Task to carry out ▸
The expected result is the segment of the entries that begins with the line containing "- E: 41.603°N, 61.417°E" and ends with the last line, copied verbatim.

Exercise material ▸
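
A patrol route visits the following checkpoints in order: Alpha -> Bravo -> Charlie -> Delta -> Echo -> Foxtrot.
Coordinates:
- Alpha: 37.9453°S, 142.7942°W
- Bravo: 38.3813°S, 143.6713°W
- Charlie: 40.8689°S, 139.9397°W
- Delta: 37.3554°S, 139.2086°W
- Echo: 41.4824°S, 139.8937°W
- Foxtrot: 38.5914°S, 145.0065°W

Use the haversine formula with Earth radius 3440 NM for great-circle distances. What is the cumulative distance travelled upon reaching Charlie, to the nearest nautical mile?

277 NM

Leg distances:
Alpha→Bravo: 49.0 NM  (cumulative 49.0 NM)
Bravo→Charlie: 228.2 NM  (cumulative 277.2 NM)
Cumulative distance at Charlie ≈ 277 NM.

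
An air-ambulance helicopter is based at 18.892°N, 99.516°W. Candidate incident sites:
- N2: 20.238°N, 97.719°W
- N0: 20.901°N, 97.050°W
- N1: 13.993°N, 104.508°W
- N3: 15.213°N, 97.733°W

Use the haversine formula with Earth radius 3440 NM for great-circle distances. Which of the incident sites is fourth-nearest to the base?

N1

Distances from the base (18.892°N, 99.516°W):
N2: 129.9 NM
N0: 184.2 NM
N3: 243.4 NM
N1: 411.2 NM
The fourth-nearest is N1 at 411.2 NM.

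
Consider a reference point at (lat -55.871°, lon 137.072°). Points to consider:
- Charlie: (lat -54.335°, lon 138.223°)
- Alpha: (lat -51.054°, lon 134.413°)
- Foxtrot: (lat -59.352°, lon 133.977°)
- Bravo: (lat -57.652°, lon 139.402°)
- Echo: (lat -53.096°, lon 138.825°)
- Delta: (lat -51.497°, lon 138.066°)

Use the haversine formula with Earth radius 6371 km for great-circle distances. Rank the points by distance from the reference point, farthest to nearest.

Computing each great-circle distance from (lat -55.871°, lon 137.072°):
Alpha (lat -51.054°, lon 134.413°): 563.7 km
Delta (lat -51.497°, lon 138.066°): 490.7 km
Foxtrot (lat -59.352°, lon 133.977°): 428.6 km
Echo (lat -53.096°, lon 138.825°): 328.7 km
Bravo (lat -57.652°, lon 139.402°): 243.7 km
Charlie (lat -54.335°, lon 138.223°): 185.8 km

Alpha, Delta, Foxtrot, Echo, Bravo, Charlie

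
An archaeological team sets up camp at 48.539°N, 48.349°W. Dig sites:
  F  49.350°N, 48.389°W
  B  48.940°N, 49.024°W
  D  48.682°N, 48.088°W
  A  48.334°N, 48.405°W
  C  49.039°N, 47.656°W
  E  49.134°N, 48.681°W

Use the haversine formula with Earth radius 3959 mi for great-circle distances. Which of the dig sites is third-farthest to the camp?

E

Distance to each, sorted:
F: 56.1 mi
C: 46.8 mi
E: 43.8 mi
B: 41.4 mi
D: 15.5 mi
A: 14.4 mi
The third-farthest is E at 43.8 mi.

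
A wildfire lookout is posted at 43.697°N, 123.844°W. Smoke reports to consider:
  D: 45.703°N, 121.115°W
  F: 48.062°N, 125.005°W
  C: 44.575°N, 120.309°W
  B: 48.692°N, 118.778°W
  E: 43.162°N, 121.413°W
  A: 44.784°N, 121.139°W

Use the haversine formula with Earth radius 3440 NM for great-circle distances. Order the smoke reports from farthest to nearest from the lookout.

Distance from the lookout at 43.697°N, 123.844°W to each:
B 48.692°N, 118.778°W: 366.2 NM
F 48.062°N, 125.005°W: 266.5 NM
D 45.703°N, 121.115°W: 167.5 NM
C 44.575°N, 120.309°W: 161.2 NM
A 44.784°N, 121.139°W: 133.4 NM
E 43.162°N, 121.413°W: 110.8 NM

B, F, D, C, A, E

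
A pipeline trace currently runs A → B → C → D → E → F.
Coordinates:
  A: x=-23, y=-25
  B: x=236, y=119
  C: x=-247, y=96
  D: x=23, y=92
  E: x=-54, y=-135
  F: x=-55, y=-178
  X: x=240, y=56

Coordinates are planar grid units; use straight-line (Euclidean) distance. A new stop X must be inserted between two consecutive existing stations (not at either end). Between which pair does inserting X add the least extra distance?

between A and B

Added distance for inserting X between each consecutive pair:
A–B: 42.0
B–C: 68.2
C–D: 438.6
D–E: 330.9
E–F: 684.1
Smallest added distance is 42.0, inserting between A and B.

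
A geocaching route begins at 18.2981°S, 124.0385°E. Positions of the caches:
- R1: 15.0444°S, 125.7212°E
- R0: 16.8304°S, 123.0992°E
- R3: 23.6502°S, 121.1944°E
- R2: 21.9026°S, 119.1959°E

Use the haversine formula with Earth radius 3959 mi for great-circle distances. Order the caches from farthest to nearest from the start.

Distance from the start at 18.2981°S, 124.0385°E to each:
R3 23.6502°S, 121.1944°E: 412.8 mi
R2 21.9026°S, 119.1959°E: 400.9 mi
R1 15.0444°S, 125.7212°E: 250.9 mi
R0 16.8304°S, 123.0992°E: 118.8 mi

R3, R2, R1, R0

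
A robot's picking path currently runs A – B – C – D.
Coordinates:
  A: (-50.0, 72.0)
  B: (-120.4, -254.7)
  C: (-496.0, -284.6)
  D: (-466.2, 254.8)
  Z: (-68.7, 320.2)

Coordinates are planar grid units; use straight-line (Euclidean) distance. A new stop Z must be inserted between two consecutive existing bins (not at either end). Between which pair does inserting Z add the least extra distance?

between A and B

Added distance for inserting Z between each consecutive pair:
A–B: 491.9
B–C: 941.0
C–D: 603.1
Smallest added distance is 491.9, inserting between A and B.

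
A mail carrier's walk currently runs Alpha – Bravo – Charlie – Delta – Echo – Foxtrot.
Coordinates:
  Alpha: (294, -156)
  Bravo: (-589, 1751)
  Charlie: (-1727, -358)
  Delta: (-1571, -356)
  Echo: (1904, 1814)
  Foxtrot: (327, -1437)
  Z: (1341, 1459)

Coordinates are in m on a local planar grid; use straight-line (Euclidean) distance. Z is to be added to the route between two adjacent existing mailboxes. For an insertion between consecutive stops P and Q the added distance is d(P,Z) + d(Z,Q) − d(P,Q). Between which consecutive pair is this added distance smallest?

Added distance for inserting Z between each consecutive pair:
Alpha–Bravo: 1775.1 m
Bravo–Charlie: 3121.2 m
Charlie–Delta: 6841.0 m
Delta–Echo: 0.0 m
Echo–Foxtrot: 120.7 m
Smallest added distance is 0.0 m, inserting between Delta and Echo.

between Delta and Echo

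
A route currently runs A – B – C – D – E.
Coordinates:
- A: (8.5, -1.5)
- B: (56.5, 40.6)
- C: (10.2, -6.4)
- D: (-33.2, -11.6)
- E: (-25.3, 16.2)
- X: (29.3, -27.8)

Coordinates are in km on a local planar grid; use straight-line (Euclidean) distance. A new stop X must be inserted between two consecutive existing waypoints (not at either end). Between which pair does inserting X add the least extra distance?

Added distance for inserting X between each consecutive pair:
A–B: 43.3 km
B–C: 36.3 km
C–D: 49.5 km
D–E: 105.8 km
Smallest added distance is 36.3 km, inserting between B and C.

between B and C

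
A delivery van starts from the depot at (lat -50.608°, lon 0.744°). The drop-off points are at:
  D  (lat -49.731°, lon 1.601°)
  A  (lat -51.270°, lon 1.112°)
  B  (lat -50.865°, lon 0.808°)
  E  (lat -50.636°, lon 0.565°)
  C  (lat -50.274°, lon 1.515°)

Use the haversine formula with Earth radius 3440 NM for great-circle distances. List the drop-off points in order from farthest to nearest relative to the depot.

D, A, C, B, E

Computing each great-circle distance from (lat -50.608°, lon 0.744°):
D (lat -49.731°, lon 1.601°): 62.1 NM
A (lat -51.270°, lon 1.112°): 42.1 NM
C (lat -50.274°, lon 1.515°): 35.7 NM
B (lat -50.865°, lon 0.808°): 15.6 NM
E (lat -50.636°, lon 0.565°): 7.0 NM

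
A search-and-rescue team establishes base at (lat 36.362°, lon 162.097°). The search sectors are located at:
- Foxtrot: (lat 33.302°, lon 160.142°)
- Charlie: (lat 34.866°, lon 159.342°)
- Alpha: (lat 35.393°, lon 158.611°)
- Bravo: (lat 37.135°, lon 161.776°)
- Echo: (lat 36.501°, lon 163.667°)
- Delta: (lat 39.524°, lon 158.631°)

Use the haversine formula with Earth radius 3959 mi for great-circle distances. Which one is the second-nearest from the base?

Distances from the base ((lat 36.362°, lon 162.097°)):
Bravo: 56.3 mi
Echo: 87.8 mi
Charlie: 186.1 mi
Alpha: 206.3 mi
Foxtrot: 238.7 mi
Delta: 288.8 mi
The second-nearest is Echo at 87.8 mi.

Echo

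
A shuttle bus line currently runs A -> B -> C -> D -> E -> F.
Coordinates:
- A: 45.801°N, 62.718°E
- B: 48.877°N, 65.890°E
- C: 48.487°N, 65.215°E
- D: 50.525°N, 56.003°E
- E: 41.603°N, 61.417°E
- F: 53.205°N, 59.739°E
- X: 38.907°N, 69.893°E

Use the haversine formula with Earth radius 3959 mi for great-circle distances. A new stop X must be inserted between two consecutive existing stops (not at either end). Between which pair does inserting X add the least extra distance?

between E and F

Added distance for inserting X between each consecutive pair:
A–B: 1058.1 mi
B–C: 1377.6 mi
C–D: 1315.2 mi
D–E: 865.3 mi
E–F: 777.4 mi
Smallest added distance is 777.4 mi, inserting between E and F.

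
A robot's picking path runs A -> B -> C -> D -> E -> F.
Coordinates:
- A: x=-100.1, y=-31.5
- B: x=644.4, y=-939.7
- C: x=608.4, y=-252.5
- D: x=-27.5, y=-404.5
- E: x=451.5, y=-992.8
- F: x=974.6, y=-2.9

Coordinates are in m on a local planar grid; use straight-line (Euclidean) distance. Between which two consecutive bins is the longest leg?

Leg distances:
A→B: 1174.4 m
B→C: 688.1 m
C→D: 653.8 m
D→E: 758.6 m
E→F: 1119.6 m
The longest leg is A–B at 1174.4 m.

A–B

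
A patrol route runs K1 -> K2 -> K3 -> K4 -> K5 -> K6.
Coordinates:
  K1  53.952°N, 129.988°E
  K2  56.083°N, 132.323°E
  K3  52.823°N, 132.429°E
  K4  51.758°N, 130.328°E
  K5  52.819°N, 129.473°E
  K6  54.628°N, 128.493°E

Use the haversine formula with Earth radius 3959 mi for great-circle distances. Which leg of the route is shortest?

Leg distances:
K1→K2: 173.9 mi
K2→K3: 225.3 mi
K3→K4: 115.3 mi
K4→K5: 81.7 mi
K5→K6: 131.3 mi
The shortest leg is K4–K5 at 81.7 mi.

K4–K5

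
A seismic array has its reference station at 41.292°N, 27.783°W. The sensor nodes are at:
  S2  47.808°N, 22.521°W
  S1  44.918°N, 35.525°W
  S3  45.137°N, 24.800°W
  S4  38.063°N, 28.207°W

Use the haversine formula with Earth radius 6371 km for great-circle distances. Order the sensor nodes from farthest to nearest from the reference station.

Distances from the reference station:
S2 47.808°N, 22.521°W: 835.5 km
S1 44.918°N, 35.525°W: 746.2 km
S3 45.137°N, 24.800°W: 491.1 km
S4 38.063°N, 28.207°W: 360.9 km

S2, S1, S3, S4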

Answer to this problem ▸
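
- E: 41.603°N, 61.417°E
- F: 53.205°N, 59.739°E
- X: 38.907°N, 69.893°E

Use the haversine formula with Earth radius 3959 mi for great-circle distances. A new stop X must be inserted between two consecutive existing stops (not at either end). Between which pair does inserting X add the least extra distance?

between E and F

Added distance for inserting X between each consecutive pair:
A–B: 1058.1 mi
B–C: 1377.6 mi
C–D: 1315.2 mi
D–E: 865.3 mi
E–F: 777.4 mi
Smallest added distance is 777.4 mi, inserting between E and F.

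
A robot's picking path runs A -> B -> C -> D -> E -> F.
Coordinates:
- A: x=-100.1, y=-31.5
- B: x=644.4, y=-939.7
- C: x=608.4, y=-252.5
- D: x=-27.5, y=-404.5
- E: x=451.5, y=-992.8
- F: x=974.6, y=-2.9

Coordinates are in m on a local planar grid; use straight-line (Euclidean) distance. Between which two consecutive bins is the longest leg?

Leg distances:
A→B: 1174.4 m
B→C: 688.1 m
C→D: 653.8 m
D→E: 758.6 m
E→F: 1119.6 m
The longest leg is A–B at 1174.4 m.

A–B

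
A patrol route runs K1 -> K2 -> K3 -> K4 -> K5 -> K6.
Coordinates:
  K1  53.952°N, 129.988°E
  K2  56.083°N, 132.323°E
  K3  52.823°N, 132.429°E
  K4  51.758°N, 130.328°E
  K5  52.819°N, 129.473°E
  K6  54.628°N, 128.493°E

Use the haversine formula with Earth radius 3959 mi for great-circle distances. Which leg of the route is shortest?

Leg distances:
K1→K2: 173.9 mi
K2→K3: 225.3 mi
K3→K4: 115.3 mi
K4→K5: 81.7 mi
K5→K6: 131.3 mi
The shortest leg is K4–K5 at 81.7 mi.

K4–K5

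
A seismic array has its reference station at 41.292°N, 27.783°W. The sensor nodes are at:
  S2  47.808°N, 22.521°W
  S1  44.918°N, 35.525°W
  S3  45.137°N, 24.800°W
  S4  38.063°N, 28.207°W

Use the haversine formula with Earth radius 6371 km for great-circle distances. Order the sensor nodes from farthest to nearest from the reference station.

Distances from the reference station:
S2 47.808°N, 22.521°W: 835.5 km
S1 44.918°N, 35.525°W: 746.2 km
S3 45.137°N, 24.800°W: 491.1 km
S4 38.063°N, 28.207°W: 360.9 km

S2, S1, S3, S4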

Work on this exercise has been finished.